YOUR GOAL:
Look below for the line containing "[3] O(~escrow_blueprint → ~register_log)"; from there through the line containing "[11] P(inform_ballot)", both lines included, please set down each line exactly and nothing else.

DATA SHOWN:

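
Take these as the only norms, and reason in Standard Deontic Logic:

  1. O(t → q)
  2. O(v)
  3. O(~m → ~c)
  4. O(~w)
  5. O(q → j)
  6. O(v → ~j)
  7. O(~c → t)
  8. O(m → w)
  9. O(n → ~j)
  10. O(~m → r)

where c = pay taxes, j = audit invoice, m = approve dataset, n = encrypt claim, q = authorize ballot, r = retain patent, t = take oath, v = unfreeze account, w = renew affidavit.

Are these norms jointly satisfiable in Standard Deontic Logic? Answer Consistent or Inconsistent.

Inconsistent

Premise 2 gives O(v).
Premise 6 is O(v → ~j); since O(v), deontic closure gives O(~j).
Premise 5 is O(q → j); contrapositively O(~j → ~q). Since O(~j) holds, K gives O(~q).
Premise 1, O(t → q), contraposes to O(~q → ~t); with O(~q) we get O(~t).
The contrapositive of premise 7 (O(~c → t)) is O(~t → c), and O(~t) is already established, so O(c).
The contrapositive of premise 3 (O(~m → ~c)) is O(c → m), and O(c) is already established, so O(m).
With premise 8, O(m → w), the K-axiom yields O(w).
But premise 4 directly asserts O(~w).
We now have both O(w) and O(~w) — w is simultaneously obligatory and forbidden, violating the D-axiom.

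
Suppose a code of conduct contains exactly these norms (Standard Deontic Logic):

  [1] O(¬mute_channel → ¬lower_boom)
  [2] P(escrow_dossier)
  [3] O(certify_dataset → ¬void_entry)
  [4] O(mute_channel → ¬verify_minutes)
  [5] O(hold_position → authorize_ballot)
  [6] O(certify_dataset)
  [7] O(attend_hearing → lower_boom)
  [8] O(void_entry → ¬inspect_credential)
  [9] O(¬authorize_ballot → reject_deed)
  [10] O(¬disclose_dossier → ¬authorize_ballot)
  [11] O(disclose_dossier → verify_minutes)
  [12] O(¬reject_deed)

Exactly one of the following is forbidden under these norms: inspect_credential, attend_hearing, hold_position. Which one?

attend_hearing

From premise 12 we have O(¬reject_deed).
Premise 9, O(¬authorize_ballot → reject_deed), contraposes to O(¬reject_deed → authorize_ballot); with O(¬reject_deed) we get O(authorize_ballot).
The contrapositive of premise 10 (O(¬disclose_dossier → ¬authorize_ballot)) is O(authorize_ballot → disclose_dossier), and O(authorize_ballot) is already established, so O(disclose_dossier).
Applying K to premise 11 (O(disclose_dossier → verify_minutes)) and O(disclose_dossier) yields O(verify_minutes).
Premise 4, O(mute_channel → ¬verify_minutes), contraposes to O(verify_minutes → ¬mute_channel); with O(verify_minutes) we get O(¬mute_channel).
Premise 1 is O(¬mute_channel → ¬lower_boom); since O(¬mute_channel), deontic closure gives O(¬lower_boom).
Premise 7 is O(attend_hearing → lower_boom); contrapositively O(¬lower_boom → ¬attend_hearing). Since O(¬lower_boom) holds, K gives O(¬attend_hearing).
So O(¬attend_hearing) holds, i.e. attend_hearing is forbidden. None of the other listed options is forbidden under the premises.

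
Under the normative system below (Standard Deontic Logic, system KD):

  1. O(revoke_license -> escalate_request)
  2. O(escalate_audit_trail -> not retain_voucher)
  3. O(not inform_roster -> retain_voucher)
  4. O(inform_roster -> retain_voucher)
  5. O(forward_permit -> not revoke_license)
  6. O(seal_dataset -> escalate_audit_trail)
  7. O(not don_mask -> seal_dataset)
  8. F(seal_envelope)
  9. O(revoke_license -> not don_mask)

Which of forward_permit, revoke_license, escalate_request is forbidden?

Premises 3 and 4 are O(not inform_roster -> retain_voucher) and O(inform_roster -> retain_voucher); every ideal world satisfies not inform_roster or inform_roster, so in either case retain_voucher holds — hence O(retain_voucher).
The contrapositive of premise 2 (O(escalate_audit_trail -> not retain_voucher)) is O(retain_voucher -> not escalate_audit_trail), and O(retain_voucher) is already established, so O(not escalate_audit_trail).
Premise 6 is O(seal_dataset -> escalate_audit_trail); contrapositively O(not escalate_audit_trail -> not seal_dataset). Since O(not escalate_audit_trail) holds, K gives O(not seal_dataset).
Premise 7, O(not don_mask -> seal_dataset), contraposes to O(not seal_dataset -> don_mask); with O(not seal_dataset) we get O(don_mask).
Premise 9 is O(revoke_license -> not don_mask); contrapositively O(don_mask -> not revoke_license). Since O(don_mask) holds, K gives O(not revoke_license).
So O(not revoke_license) holds, i.e. revoke_license is forbidden. None of the other listed options is forbidden under the premises.

revoke_license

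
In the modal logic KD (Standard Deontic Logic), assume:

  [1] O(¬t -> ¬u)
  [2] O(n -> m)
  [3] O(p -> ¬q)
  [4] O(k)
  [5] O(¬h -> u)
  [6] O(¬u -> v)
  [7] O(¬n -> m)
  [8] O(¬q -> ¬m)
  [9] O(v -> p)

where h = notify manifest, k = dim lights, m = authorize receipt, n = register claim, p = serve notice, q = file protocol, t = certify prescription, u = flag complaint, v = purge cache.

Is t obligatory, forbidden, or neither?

Premises 7 and 2 are O(¬n -> m) and O(n -> m); every ideal world satisfies ¬n or n, so in either case m holds — hence O(m).
Premise 8, O(¬q -> ¬m), contraposes to O(m -> q); with O(m) we get O(q).
Premise 3 is O(p -> ¬q); contrapositively O(q -> ¬p). Since O(q) holds, K gives O(¬p).
The contrapositive of premise 9 (O(v -> p)) is O(¬p -> ¬v), and O(¬p) is already established, so O(¬v).
Premise 6 is O(¬u -> v); contrapositively O(¬v -> u). Since O(¬v) holds, K gives O(u).
Premise 1, O(¬t -> ¬u), contraposes to O(u -> t); with O(u) we get O(t).
Premises 4, 5 do not contribute to this derivation.
Hence t is obligatory.

Obligatory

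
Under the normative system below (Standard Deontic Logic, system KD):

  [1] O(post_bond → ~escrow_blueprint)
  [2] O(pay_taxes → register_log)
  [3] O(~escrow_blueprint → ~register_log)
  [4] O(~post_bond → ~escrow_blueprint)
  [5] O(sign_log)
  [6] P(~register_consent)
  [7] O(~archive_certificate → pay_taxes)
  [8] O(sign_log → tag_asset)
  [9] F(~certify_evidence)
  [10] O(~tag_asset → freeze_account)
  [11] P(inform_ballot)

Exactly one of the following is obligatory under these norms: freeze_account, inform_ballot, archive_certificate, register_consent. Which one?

By case analysis on ~post_bond: premise 4 gives O(~post_bond → ~escrow_blueprint) and premise 1 gives O(post_bond → ~escrow_blueprint), so O(~escrow_blueprint) either way.
From O(~escrow_blueprint) and premise 3, O(~escrow_blueprint → ~register_log), we obtain O(~register_log).
Premise 2, O(pay_taxes → register_log), contraposes to O(~register_log → ~pay_taxes); with O(~register_log) we get O(~pay_taxes).
Premise 7, O(~archive_certificate → pay_taxes), contraposes to O(~pay_taxes → archive_certificate); with O(~pay_taxes) we get O(archive_certificate).
So O(archive_certificate) holds — archive_certificate is obligatory. None of the other listed options is made obligatory by any chain of premises.

archive_certificate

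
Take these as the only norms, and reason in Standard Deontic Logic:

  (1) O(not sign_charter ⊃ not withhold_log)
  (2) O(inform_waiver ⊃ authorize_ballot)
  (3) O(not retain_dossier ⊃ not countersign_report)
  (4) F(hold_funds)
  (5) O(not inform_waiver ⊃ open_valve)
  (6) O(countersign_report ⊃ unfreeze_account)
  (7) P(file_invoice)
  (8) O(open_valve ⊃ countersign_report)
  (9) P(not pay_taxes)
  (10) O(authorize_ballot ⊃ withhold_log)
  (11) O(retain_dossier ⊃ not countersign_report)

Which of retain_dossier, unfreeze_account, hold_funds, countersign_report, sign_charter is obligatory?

Premises 11 and 3 are O(retain_dossier ⊃ not countersign_report) and O(not retain_dossier ⊃ not countersign_report); every ideal world satisfies retain_dossier or not retain_dossier, so in either case not countersign_report holds — hence O(not countersign_report).
Premise 8, O(open_valve ⊃ countersign_report), contraposes to O(not countersign_report ⊃ not open_valve); with O(not countersign_report) we get O(not open_valve).
Premise 5, O(not inform_waiver ⊃ open_valve), contraposes to O(not open_valve ⊃ inform_waiver); with O(not open_valve) we get O(inform_waiver).
With premise 2, O(inform_waiver ⊃ authorize_ballot), the K-axiom yields O(authorize_ballot).
From O(authorize_ballot) and premise 10, O(authorize_ballot ⊃ withhold_log), we obtain O(withhold_log).
The contrapositive of premise 1 (O(not sign_charter ⊃ not withhold_log)) is O(withhold_log ⊃ sign_charter), and O(withhold_log) is already established, so O(sign_charter).
So O(sign_charter) holds — sign_charter is obligatory. None of the other listed options is made obligatory by any chain of premises.

sign_charter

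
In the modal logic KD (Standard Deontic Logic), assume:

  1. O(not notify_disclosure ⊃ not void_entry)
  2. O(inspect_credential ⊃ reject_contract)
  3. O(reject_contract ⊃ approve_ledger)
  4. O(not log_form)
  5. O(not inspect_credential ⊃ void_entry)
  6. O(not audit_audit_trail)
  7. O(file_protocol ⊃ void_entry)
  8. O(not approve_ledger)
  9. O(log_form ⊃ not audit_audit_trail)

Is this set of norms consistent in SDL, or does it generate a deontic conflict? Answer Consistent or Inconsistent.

Consistent

Premise 9 is O(log_form ⊃ not audit_audit_trail); even if O(not audit_audit_trail) held, inferring O(log_form) would be affirming the consequent — invalid.
So O(log_form) is not derivable, and the apparent clash with O(not log_form) does not arise.
A world satisfying every obligation exists (e.g. approve_ledger=false, audit_audit_trail=false, file_protocol=false, inspect_credential=false, log_form=false, notify_disclosure=true, reject_contract=false, void_entry=true); no atom is both obligatory and forbidden, so the set is consistent.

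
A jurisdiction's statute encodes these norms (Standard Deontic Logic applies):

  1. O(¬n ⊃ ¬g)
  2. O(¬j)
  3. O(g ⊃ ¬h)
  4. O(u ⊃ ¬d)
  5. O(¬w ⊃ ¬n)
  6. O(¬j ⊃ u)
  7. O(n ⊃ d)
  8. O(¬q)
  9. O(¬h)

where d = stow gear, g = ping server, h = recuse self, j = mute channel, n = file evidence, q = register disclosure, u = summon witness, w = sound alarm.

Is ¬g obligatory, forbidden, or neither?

From premise 2 we have O(¬j).
From O(¬j) and premise 6, O(¬j ⊃ u), we obtain O(u).
With premise 4, O(u ⊃ ¬d), the K-axiom yields O(¬d).
The contrapositive of premise 7 (O(n ⊃ d)) is O(¬d ⊃ ¬n), and O(¬d) is already established, so O(¬n).
From O(¬n) and premise 1, O(¬n ⊃ ¬g), we obtain O(¬g).
Premises 3, 5, 8, 9 do not contribute to this derivation.
Hence ¬g is obligatory.

Obligatory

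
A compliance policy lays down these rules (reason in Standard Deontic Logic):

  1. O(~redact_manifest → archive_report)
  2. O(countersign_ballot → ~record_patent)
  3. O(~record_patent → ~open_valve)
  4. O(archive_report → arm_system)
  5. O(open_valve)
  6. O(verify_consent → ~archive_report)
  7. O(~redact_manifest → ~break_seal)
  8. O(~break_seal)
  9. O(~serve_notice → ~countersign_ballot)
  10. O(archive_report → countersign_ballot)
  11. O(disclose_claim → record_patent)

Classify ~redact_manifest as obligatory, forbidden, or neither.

From premise 5 we have O(open_valve).
Premise 3 is O(~record_patent → ~open_valve); contrapositively O(open_valve → record_patent). Since O(open_valve) holds, K gives O(record_patent).
Premise 2 is O(countersign_ballot → ~record_patent); contrapositively O(record_patent → ~countersign_ballot). Since O(record_patent) holds, K gives O(~countersign_ballot).
The contrapositive of premise 10 (O(archive_report → countersign_ballot)) is O(~countersign_ballot → ~archive_report), and O(~countersign_ballot) is already established, so O(~archive_report).
Premise 1, O(~redact_manifest → archive_report), contraposes to O(~archive_report → redact_manifest); with O(~archive_report) we get O(redact_manifest).
Premises 4, 6, 7, 8, 9, 11 do not contribute to this derivation.
Thus O(redact_manifest), which is F(~redact_manifest): ~redact_manifest is forbidden.

Forbidden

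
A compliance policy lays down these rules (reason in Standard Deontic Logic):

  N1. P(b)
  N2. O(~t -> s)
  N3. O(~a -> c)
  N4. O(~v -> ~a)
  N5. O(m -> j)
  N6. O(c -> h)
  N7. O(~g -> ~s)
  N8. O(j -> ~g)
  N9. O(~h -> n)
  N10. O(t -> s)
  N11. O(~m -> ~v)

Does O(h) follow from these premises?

Premises 10 and 2 are O(t -> s) and O(~t -> s); every ideal world satisfies t or ~t, so in either case s holds — hence O(s).
Premise 7, O(~g -> ~s), contraposes to O(s -> g); with O(s) we get O(g).
Premise 8, O(j -> ~g), contraposes to O(g -> ~j); with O(g) we get O(~j).
The contrapositive of premise 5 (O(m -> j)) is O(~j -> ~m), and O(~j) is already established, so O(~m).
With premise 11, O(~m -> ~v), the K-axiom yields O(~v).
From O(~v) and premise 4, O(~v -> ~a), we obtain O(~a).
Premise 3 is O(~a -> c); since O(~a), deontic closure gives O(c).
With premise 6, O(c -> h), the K-axiom yields O(h).
Premises 1, 9 do not contribute to this derivation.
So O(h) follows.

Yes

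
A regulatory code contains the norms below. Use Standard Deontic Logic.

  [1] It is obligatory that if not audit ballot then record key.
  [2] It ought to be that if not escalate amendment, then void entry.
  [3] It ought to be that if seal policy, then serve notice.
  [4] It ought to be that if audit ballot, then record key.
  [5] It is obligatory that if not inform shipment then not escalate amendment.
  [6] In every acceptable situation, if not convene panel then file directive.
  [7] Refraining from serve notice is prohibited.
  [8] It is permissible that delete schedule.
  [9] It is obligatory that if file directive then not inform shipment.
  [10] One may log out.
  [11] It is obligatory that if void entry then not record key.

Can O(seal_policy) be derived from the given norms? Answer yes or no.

Premise 3 is O(seal_policy → serve_notice); even if O(serve_notice) held, inferring O(seal_policy) would be affirming the consequent — invalid.
No other premise forces O(seal_policy). An ideal world satisfying every premise can still have seal_policy false, so O(seal_policy) is not derivable.

No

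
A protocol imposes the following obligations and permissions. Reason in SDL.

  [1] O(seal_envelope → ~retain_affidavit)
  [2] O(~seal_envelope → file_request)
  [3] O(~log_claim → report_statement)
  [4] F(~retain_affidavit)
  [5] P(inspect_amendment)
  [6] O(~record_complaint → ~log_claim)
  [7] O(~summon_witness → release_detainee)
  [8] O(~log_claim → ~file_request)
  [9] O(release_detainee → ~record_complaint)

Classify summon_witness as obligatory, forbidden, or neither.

Obligatory

F(~retain_affidavit) at premise 4 means O(retain_affidavit).
Premise 1, O(seal_envelope → ~retain_affidavit), contraposes to O(retain_affidavit → ~seal_envelope); with O(retain_affidavit) we get O(~seal_envelope).
From O(~seal_envelope) and premise 2, O(~seal_envelope → file_request), we obtain O(file_request).
The contrapositive of premise 8 (O(~log_claim → ~file_request)) is O(file_request → log_claim), and O(file_request) is already established, so O(log_claim).
Premise 6, O(~record_complaint → ~log_claim), contraposes to O(log_claim → record_complaint); with O(log_claim) we get O(record_complaint).
Premise 9 is O(release_detainee → ~record_complaint); contrapositively O(record_complaint → ~release_detainee). Since O(record_complaint) holds, K gives O(~release_detainee).
Premise 7 is O(~summon_witness → release_detainee); contrapositively O(~release_detainee → summon_witness). Since O(~release_detainee) holds, K gives O(summon_witness).
Premises 3, 5 do not contribute to this derivation.
Hence summon_witness is obligatory.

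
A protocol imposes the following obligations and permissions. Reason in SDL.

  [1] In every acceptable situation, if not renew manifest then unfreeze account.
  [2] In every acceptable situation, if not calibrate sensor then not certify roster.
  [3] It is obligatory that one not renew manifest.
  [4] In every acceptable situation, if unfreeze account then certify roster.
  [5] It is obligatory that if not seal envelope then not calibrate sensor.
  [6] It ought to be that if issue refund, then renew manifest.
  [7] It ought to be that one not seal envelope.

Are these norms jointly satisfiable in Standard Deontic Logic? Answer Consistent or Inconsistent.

Premise 7 gives O(¬seal_envelope).
Premise 5 is O(¬seal_envelope → ¬calibrate_sensor); since O(¬seal_envelope), deontic closure gives O(¬calibrate_sensor).
With premise 2, O(¬calibrate_sensor → ¬certify_roster), the K-axiom yields O(¬certify_roster).
Premise 4, O(unfreeze_account → certify_roster), contraposes to O(¬certify_roster → ¬unfreeze_account); with O(¬certify_roster) we get O(¬unfreeze_account).
Premise 1 is O(¬renew_manifest → unfreeze_account); contrapositively O(¬unfreeze_account → renew_manifest). Since O(¬unfreeze_account) holds, K gives O(renew_manifest).
Yet premise 3 states O(¬renew_manifest).
We now have both O(renew_manifest) and O(¬renew_manifest) — renew_manifest is simultaneously obligatory and forbidden, violating the D-axiom.

Inconsistent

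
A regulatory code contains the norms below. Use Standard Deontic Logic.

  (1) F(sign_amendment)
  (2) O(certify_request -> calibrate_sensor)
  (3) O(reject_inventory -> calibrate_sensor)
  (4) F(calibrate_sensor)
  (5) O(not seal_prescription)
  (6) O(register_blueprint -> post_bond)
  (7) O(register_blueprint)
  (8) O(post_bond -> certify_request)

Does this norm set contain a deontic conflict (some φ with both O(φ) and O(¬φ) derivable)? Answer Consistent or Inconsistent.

Premise 7 gives O(register_blueprint).
From O(register_blueprint) and premise 6, O(register_blueprint -> post_bond), we obtain O(post_bond).
Premise 8 is O(post_bond -> certify_request); since O(post_bond), deontic closure gives O(certify_request).
Applying K to premise 2 (O(certify_request -> calibrate_sensor)) and O(certify_request) yields O(calibrate_sensor).
Yet premise 4 is F(calibrate_sensor), i.e. O(not calibrate_sensor).
We now have both O(calibrate_sensor) and O(not calibrate_sensor) — calibrate_sensor is simultaneously obligatory and forbidden, violating the D-axiom.

Inconsistent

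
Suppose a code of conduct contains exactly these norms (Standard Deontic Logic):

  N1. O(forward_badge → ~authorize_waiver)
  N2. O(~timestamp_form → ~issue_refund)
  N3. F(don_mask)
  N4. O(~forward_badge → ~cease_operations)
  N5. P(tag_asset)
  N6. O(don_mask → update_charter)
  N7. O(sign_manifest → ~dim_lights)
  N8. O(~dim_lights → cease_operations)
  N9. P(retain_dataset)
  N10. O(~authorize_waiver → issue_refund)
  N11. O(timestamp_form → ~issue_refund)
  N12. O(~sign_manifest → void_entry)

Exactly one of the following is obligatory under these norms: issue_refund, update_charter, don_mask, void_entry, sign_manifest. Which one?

void_entry

Premises 2 and 11 cover both cases: O(~timestamp_form → ~issue_refund) and O(timestamp_form → ~issue_refund). Since ~timestamp_form ∨ timestamp_form is a tautology, O(~issue_refund) follows.
The contrapositive of premise 10 (O(~authorize_waiver → issue_refund)) is O(~issue_refund → authorize_waiver), and O(~issue_refund) is already established, so O(authorize_waiver).
Premise 1 is O(forward_badge → ~authorize_waiver); contrapositively O(authorize_waiver → ~forward_badge). Since O(authorize_waiver) holds, K gives O(~forward_badge).
From O(~forward_badge) and premise 4, O(~forward_badge → ~cease_operations), we obtain O(~cease_operations).
The contrapositive of premise 8 (O(~dim_lights → cease_operations)) is O(~cease_operations → dim_lights), and O(~cease_operations) is already established, so O(dim_lights).
Premise 7, O(sign_manifest → ~dim_lights), contraposes to O(dim_lights → ~sign_manifest); with O(dim_lights) we get O(~sign_manifest).
Applying K to premise 12 (O(~sign_manifest → void_entry)) and O(~sign_manifest) yields O(void_entry).
So O(void_entry) holds — void_entry is obligatory. None of the other listed options is made obligatory by any chain of premises.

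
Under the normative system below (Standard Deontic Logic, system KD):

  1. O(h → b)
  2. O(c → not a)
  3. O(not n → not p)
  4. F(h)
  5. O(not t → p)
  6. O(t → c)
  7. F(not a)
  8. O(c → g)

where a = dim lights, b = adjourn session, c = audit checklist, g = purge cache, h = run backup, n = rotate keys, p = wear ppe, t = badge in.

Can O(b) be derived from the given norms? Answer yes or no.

No

Premise 1 is O(h → b), but O(h) is not derivable from the premises, so it does not yield O(b).
No other premise forces O(b). An ideal world satisfying every premise can still have b false, so O(b) is not derivable.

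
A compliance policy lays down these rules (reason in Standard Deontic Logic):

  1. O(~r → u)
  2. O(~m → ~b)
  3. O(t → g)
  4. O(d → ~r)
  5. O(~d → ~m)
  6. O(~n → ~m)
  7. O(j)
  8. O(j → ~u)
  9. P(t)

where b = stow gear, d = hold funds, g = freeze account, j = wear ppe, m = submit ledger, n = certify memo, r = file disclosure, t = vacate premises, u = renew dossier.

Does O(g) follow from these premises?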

SOLUTION TO THE PROBLEM:
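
  [3] O(~escrow_blueprint → ~register_log)
  [4] O(~post_bond → ~escrow_blueprint)
  [5] O(sign_log)
  [6] P(~register_consent)
  [7] O(~archive_certificate → pay_taxes)
  [8] O(sign_log → tag_asset)
  [9] F(~certify_evidence)
  [10] O(~tag_asset → freeze_account)
  [11] P(inform_ballot)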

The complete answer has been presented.